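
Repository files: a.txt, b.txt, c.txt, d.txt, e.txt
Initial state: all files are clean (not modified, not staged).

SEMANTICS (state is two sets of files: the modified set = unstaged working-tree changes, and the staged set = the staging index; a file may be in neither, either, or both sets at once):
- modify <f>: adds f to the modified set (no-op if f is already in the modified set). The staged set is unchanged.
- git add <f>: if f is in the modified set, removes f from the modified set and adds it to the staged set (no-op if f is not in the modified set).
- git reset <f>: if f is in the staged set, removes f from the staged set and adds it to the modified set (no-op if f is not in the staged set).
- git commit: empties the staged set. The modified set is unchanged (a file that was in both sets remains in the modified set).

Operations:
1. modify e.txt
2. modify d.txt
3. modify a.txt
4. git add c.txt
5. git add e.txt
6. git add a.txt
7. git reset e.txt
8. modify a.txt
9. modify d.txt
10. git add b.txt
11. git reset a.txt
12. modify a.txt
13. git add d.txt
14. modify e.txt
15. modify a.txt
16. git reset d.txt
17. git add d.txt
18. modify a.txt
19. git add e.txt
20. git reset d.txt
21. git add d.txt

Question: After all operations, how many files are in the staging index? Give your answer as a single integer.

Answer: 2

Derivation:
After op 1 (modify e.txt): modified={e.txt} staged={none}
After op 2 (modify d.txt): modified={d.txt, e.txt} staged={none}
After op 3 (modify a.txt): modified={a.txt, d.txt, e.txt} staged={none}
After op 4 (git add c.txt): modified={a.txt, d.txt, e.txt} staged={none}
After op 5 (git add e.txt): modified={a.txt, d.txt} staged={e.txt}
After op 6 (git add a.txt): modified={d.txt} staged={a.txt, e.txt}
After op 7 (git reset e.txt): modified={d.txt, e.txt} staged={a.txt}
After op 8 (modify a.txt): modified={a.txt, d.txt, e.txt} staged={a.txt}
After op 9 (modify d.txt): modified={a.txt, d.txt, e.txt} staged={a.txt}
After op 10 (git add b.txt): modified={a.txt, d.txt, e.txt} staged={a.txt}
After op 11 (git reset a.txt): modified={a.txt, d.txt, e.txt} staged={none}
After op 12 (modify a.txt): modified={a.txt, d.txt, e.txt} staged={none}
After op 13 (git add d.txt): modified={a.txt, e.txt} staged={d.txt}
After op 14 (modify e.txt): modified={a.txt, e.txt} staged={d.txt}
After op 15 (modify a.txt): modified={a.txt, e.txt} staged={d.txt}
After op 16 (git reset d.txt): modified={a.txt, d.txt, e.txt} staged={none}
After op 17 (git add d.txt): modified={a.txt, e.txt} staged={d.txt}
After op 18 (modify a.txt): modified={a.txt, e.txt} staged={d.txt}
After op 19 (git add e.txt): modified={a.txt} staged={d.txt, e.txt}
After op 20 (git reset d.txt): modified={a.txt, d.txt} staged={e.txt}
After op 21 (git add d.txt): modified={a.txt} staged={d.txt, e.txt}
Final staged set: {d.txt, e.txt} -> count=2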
::::
Repeat, word for word, the lines from the opening of the material through the line containing "- git add <f>: if".

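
Repository files: a.txt, b.txt, c.txt, d.txt, e.txt
Initial state: all files are clean (not modified, not staged).

SEMANTICS (state is two sets of files: the modified set = unstaged working-tree changes, and the staged set = the staging index; a file may be in neither, either, or both sets at once):
- modify <f>: adds f to the modified set (no-op if f is already in the modified set). The staged set is unchanged.
- git add <f>: if f is in the modified set, removes f from the modified set and adds it to the staged set (no-op if f is not in the modified set).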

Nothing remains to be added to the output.